- **Aim of the task**:
Pick out all lines in the listing holding the string "Consider" and copy them.

- **Given records**:
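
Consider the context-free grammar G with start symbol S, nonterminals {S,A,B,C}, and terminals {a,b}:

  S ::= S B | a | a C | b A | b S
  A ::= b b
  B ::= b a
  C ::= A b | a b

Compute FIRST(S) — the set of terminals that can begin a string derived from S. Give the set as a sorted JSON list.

Compute FIRST by fixpoint:
round 1:
  A via A→b b: +{b}
  B via B→b a: +{b}
  C via C→A b: +{b}
  C via C→a b: +{a}
  S via S→a: +{a}
  S via S→b A: +{b}
  FIRST(S)={a,b}  FIRST(A)={b}  FIRST(B)={b}  FIRST(C)={a,b}
round 2: done
  FIRST(S)={a,b}  FIRST(A)={b}  FIRST(B)={b}  FIRST(C)={a,b}

FIRST(S) = ["a", "b"]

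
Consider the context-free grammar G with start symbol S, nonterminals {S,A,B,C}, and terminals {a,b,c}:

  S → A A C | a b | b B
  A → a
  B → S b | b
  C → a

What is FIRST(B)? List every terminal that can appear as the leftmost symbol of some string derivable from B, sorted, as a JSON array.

FIRST sets, iterate to fixpoint:
round 1:
  A via A→a: +{a}
  B via B→b: +{b}
  C via C→a: +{a}
  S via S→A A C: +{a}
  S via S→b B: +{b}
  S: {a,b}  A: {a}  B: {b}  C: {a}
round 2:
  B via B→S b: +{a}
  S: {a,b}  A: {a}  B: {a,b}  C: {a}
round 3: done
  S: {a,b}  A: {a}  B: {a,b}  C: {a}

FIRST(B) = ["a", "b"]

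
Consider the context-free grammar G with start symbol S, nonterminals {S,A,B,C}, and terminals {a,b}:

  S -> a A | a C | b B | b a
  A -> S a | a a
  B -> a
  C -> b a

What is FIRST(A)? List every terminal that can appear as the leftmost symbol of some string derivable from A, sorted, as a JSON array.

FIRST sets, iterate to fixpoint:
round 1:
  A via A→a a: +{a}
  B via B→a: +{a}
  C via C→b a: +{b}
  S via S→a A: +{a}
  S via S→b B: +{b}
  S: {a,b}  A: {a}  B: {a}  C: {b}
round 2:
  A via A→S a: +{b}
  S: {a,b}  A: {a,b}  B: {a}  C: {b}
round 3: (stable)
  S: {a,b}  A: {a,b}  B: {a}  C: {b}

FIRST(A) = ["a", "b"]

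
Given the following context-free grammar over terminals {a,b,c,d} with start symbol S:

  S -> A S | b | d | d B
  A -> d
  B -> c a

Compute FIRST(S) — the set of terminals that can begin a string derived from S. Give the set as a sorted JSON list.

FIRST iteration:
[1]
  A via A→d: +{d}
  B via B→c a: +{c}
  S via S→A S: +{d}
  S via S→b: +{b}
  FIRST(S)={b,d}  FIRST(A)={d}  FIRST(B)={c}
[2] (no change)
  FIRST(S)={b,d}  FIRST(A)={d}  FIRST(B)={c}

FIRST(S) = ["b", "d"]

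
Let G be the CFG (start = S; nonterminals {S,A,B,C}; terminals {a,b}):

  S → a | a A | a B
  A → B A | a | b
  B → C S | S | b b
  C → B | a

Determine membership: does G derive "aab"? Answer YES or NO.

Convert to CNF:
  S -> T0 A | T0 B | a
  A -> B A | a | b
  B -> C S | T0 A | T0 B | T1 T1 | a
  C -> C S | T0 A | T0 B | T1 T1 | a
  T0 -> a
  T1 -> b

CYK fill:
  [0..0]={A,B,C,S,T0}  "a"  orig:{A,B,C,S}
  [1..1]={A,B,C,S,T0}  "a"  orig:{A,B,C,S}
  [2..2]={A,T1}  "b"  orig:{A}
  [0..1]={A,B,C,S}  "aa"
  [1..2]={A,B,C,S}  "ab"
  [0..2]={A,B,C,S}  "aab"

S ∈ T[0,2] ⇒ YES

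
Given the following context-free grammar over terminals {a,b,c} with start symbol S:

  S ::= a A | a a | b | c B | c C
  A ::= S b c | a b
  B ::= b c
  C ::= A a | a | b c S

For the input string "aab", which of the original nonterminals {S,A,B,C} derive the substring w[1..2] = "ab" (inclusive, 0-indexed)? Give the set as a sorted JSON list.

Convert to CNF:
  S -> T1 B | T1 C | T2 A | T2 T2 | b
  A -> S X3 | T2 T0
  B -> T0 T1
  C -> A T2 | T0 X4 | a
  T0 -> b
  T1 -> c
  T2 -> a
  X3 -> T0 T1
  X4 -> T1 S

CYK fill (cells [i..j] with 1 ≤ i ≤ j ≤ 2 only):
  [1..1]={C,T2}  "a"  orig:{C}
  [2..2]={S,T0}  "b"  orig:{S}
  [1..2]={A}  "ab"

Original NTs in T[1,2] deriving "ab": ["A"]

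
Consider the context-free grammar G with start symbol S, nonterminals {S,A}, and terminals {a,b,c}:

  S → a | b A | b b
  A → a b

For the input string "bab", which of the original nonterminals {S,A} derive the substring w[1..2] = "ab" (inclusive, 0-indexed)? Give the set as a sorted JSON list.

Convert to CNF:
  S -> T1 A | T1 T1 | a
  A -> T0 T1
  T0 -> a
  T1 -> b

Fill CYK table bottom-up, restricted to cells inside w[1..2]:
  [1..1]={S,T0}  "a"  orig:{S}
  [2..2]={T1}  "b"  orig:{}
  [1..2]={A}  "ab"

Original NTs in T[1,2] deriving "ab": ["A"]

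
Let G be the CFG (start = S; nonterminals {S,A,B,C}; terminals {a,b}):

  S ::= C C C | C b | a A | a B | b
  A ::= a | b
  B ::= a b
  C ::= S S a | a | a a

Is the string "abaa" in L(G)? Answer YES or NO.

Convert to CNF:
  S -> C T1 | C X3 | T0 A | T0 B | b
  A -> a | b
  B -> T0 T1
  C -> S X2 | T0 T0 | a
  T0 -> a
  T1 -> b
  X2 -> S T0
  X3 -> C C

CYK table (by increasing span):
  cell(0,0) a: {A,C,T0}  orig:{A,C}
  cell(1,1) b: {A,S,T1}  orig:{A,S}
  cell(2,2) a: {A,C,T0}  orig:{A,C}
  cell(3,3) a: {A,C,T0}  orig:{A,C}
  cell(0,1) ab: {B,S}
  cell(1,2) ba: {X2}  orig:{}
  cell(2,3) aa: {C,S,X3}  orig:{C,S}
  cell(0,2) aba: {X2}  orig:{}
  cell(1,3) baa: ∅
  cell(0,3) abaa: ∅

S ∉ T[0,3] ⇒ NO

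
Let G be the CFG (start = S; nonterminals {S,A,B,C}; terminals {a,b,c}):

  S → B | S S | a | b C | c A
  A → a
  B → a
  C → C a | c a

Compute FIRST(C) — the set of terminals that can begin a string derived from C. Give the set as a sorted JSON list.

FIRST iteration:
iter 1:
  A via A→a: +{a}
  B via B→a: +{a}
  C via C→c a: +{c}
  S via S→B: +{a}
  S via S→b C: +{b}
  S via S→c A: +{c}
  FIRST(S)={a,b,c}  FIRST(A)={a}  FIRST(B)={a}  FIRST(C)={c}
iter 2: done
  FIRST(S)={a,b,c}  FIRST(A)={a}  FIRST(B)={a}  FIRST(C)={c}

FIRST(C) = ["c"]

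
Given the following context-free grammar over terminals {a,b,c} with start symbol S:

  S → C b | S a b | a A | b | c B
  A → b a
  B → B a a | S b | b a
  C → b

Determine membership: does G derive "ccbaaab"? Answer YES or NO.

CNF form of G:
  S -> C T0 | S X4 | T1 A | T2 B | b
  A -> T0 T1
  B -> B X3 | S T0 | T0 T1
  C -> b
  T0 -> b
  T1 -> a
  T2 -> c
  X3 -> T1 T1
  X4 -> T1 T0

CYK table (by increasing span):
  [0..0]={T2}  "c"  orig:{}
  [1..1]={T2}  "c"  orig:{}
  [2..2]={C,S,T0}  "b"  orig:{C,S}
  [3..3]={T1}  "a"  orig:{}
  [4..4]={T1}  "a"  orig:{}
  [5..5]={T1}  "a"  orig:{}
  [6..6]={C,S,T0}  "b"  orig:{C,S}
  [0..1]=∅  "cc"
  [1..2]=∅  "cb"
  [2..3]={A,B}  "ba"
  [3..4]={X3}  "aa"  orig:{}
  [4..5]={X3}  "aa"  orig:{}
  [5..6]={X4}  "ab"  orig:{}
  [0..2]=∅  "ccb"
  [1..3]={S}  "cba"
  [2..4]=∅  "baa"
  [3..5]=∅  "aaa"
  [4..6]=∅  "aab"
  [0..3]=∅  "ccba"
  [1..4]=∅  "cbaa"
  [2..5]={B}  "baaa"
  [3..6]=∅  "aaab"
  [0..4]=∅  "ccbaa"
  [1..5]={S}  "cbaaa"
  [2..6]=∅  "baaab"
  [0..5]=∅  "ccbaaa"
  [1..6]={B}  "cbaaab"
  [0..6]={S}  "ccbaaab"

S ∈ T[0,6] ⇒ YES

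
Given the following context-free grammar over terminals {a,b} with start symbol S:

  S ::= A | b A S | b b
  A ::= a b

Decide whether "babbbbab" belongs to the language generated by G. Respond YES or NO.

Convert to CNF:
  S -> T0 T1 | T1 T1 | T1 X2
  A -> T0 T1
  T0 -> a
  T1 -> b
  X2 -> A S

Fill CYK table bottom-up:
  cell(0,0) b: {T1}  orig:{}
  cell(1,1) a: {T0}  orig:{}
  cell(2,2) b: {T1}  orig:{}
  cell(3,3) b: {T1}  orig:{}
  cell(4,4) b: {T1}  orig:{}
  cell(5,5) b: {T1}  orig:{}
  cell(6,6) a: {T0}  orig:{}
  cell(7,7) b: {T1}  orig:{}
  cell(0,1) ba: ∅
  cell(1,2) ab: {A,S}
  cell(2,3) bb: {S}
  cell(3,4) bb: {S}
  cell(4,5) bb: {S}
  cell(5,6) ba: ∅
  cell(6,7) ab: {A,S}
  cell(0,2) bab: ∅
  cell(1,3) abb: ∅
  cell(2,4) bbb: ∅
  cell(3,5) bbb: ∅
  cell(4,6) bba: ∅
  cell(5,7) bab: ∅
  cell(0,3) babb: ∅
  cell(1,4) abbb: {X2}  orig:{}
  cell(2,5) bbbb: ∅
  cell(3,6) bbba: ∅
  cell(4,7) bbab: ∅
  cell(0,4) babbb: {S}
  cell(1,5) abbbb: ∅
  cell(2,6) bbbba: ∅
  cell(3,7) bbbab: ∅
  cell(0,5) babbbb: ∅
  cell(1,6) abbbba: ∅
  cell(2,7) bbbbab: ∅
  cell(0,6) babbbba: ∅
  cell(1,7) abbbbab: ∅
  cell(0,7) babbbbab: ∅

S ∉ T[0,7] ⇒ NO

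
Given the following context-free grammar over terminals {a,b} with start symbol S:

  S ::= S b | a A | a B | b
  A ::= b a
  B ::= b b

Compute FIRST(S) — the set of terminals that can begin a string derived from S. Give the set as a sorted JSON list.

FIRST sets, iterate to fixpoint:
pass 1:
  A via A→b a: +{b}
  B via B→b b: +{b}
  S via S→a A: +{a}
  S via S→b: +{b}
  FIRST[S]={a,b}  FIRST[A]={b}  FIRST[B]={b}
pass 2: (stable)
  FIRST[S]={a,b}  FIRST[A]={b}  FIRST[B]={b}

FIRST(S) = ["a", "b"]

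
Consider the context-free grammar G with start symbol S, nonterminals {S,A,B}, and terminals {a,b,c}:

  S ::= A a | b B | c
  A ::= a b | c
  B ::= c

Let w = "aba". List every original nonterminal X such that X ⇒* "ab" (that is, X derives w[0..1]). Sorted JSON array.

Convert to CNF:
  S -> A T0 | T1 B | c
  A -> T0 T1 | c
  B -> c
  T0 -> a
  T1 -> b

CYK table (by increasing span) (cells [i..j] with 0 ≤ i ≤ j ≤ 1 only):
  T[0,0] 'a' = {T0}  orig:{}
  T[1,1] 'b' = {T1}  orig:{}
  T[0,1] 'ab' = {A}

Original NTs in T[0,1] deriving "ab": ["A"]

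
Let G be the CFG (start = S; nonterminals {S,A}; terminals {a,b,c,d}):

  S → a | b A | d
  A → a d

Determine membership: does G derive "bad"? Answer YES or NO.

Convert to CNF:
  S -> T2 A | a | d
  A -> T0 T1
  T0 -> a
  T1 -> d
  T2 -> b

Fill CYK table bottom-up:
  T[0,0] 'b' = {T2}  orig:{}
  T[1,1] 'a' = {S,T0}  orig:{S}
  T[2,2] 'd' = {S,T1}  orig:{S}
  T[0,1] 'ba' = ∅
  T[1,2] 'ad' = {A}
  T[0,2] 'bad' = {S}

S ∈ T[0,2] ⇒ YES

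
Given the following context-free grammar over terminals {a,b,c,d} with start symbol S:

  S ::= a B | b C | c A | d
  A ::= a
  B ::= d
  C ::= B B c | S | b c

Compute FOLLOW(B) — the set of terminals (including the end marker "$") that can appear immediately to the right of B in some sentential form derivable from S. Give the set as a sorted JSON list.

Compute FIRST by fixpoint:
pass 1:
  A via A→a: +{a}
  B via B→d: +{d}
  C via C→B B c: +{d}
  C via C→b c: +{b}
  S via S→a B: +{a}
  S via S→b C: +{b}
  S via S→c A: +{c}
  S via S→d: +{d}
  FIRST(S)={a,b,c,d}  FIRST(A)={a}  FIRST(B)={d}  FIRST(C)={b,d}
pass 2:
  C via C→S: +{a,c}
  FIRST(S)={a,b,c,d}  FIRST(A)={a}  FIRST(B)={d}  FIRST(C)={a,b,c,d}
pass 3: (stable)
  FIRST(S)={a,b,c,d}  FIRST(A)={a}  FIRST(B)={d}  FIRST(C)={a,b,c,d}

FOLLOW iteration:
initialize: $ ∈ FOLLOW(S)
round 1:
  C→B B c: FOLLOW(B) ⊇ FIRST(B) = {d}; new: +{d}
  C→B B c: FOLLOW(B) ⊇ FIRST(c) = {c}; new: +{c}
  S→a B: FOLLOW(B) ⊇ FOLLOW(S) ⊇ {$}; new: +{$}
  S→b C: FOLLOW(C) ⊇ FOLLOW(S) ⊇ {$}; new: +{$}
  S→c A: FOLLOW(A) ⊇ FOLLOW(S) ⊇ {$}; new: +{$}
  FOLLOW[S]={$}  FOLLOW[A]={$}  FOLLOW[B]={$,c,d}  FOLLOW[C]={$}
round 2: — fixpoint
  FOLLOW[S]={$}  FOLLOW[A]={$}  FOLLOW[B]={$,c,d}  FOLLOW[C]={$}

FOLLOW(B) = ["$", "c", "d"]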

- **Output**:
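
Consider the context-free grammar G with start symbol S, nonterminals {S,A,B,C}, and terminals {a,b}:
Consider the context-free grammar G with start symbol S, nonterminals {S,A,B,C}, and terminals {a,b,c}:
Consider the context-free grammar G with start symbol S, nonterminals {S,A,B,C}, and terminals {a,b}:
Consider the context-free grammar G with start symbol S, nonterminals {S,A}, and terminals {a,b,c}:
Consider the context-free grammar G with start symbol S, nonterminals {S,A,B}, and terminals {a,b,c}: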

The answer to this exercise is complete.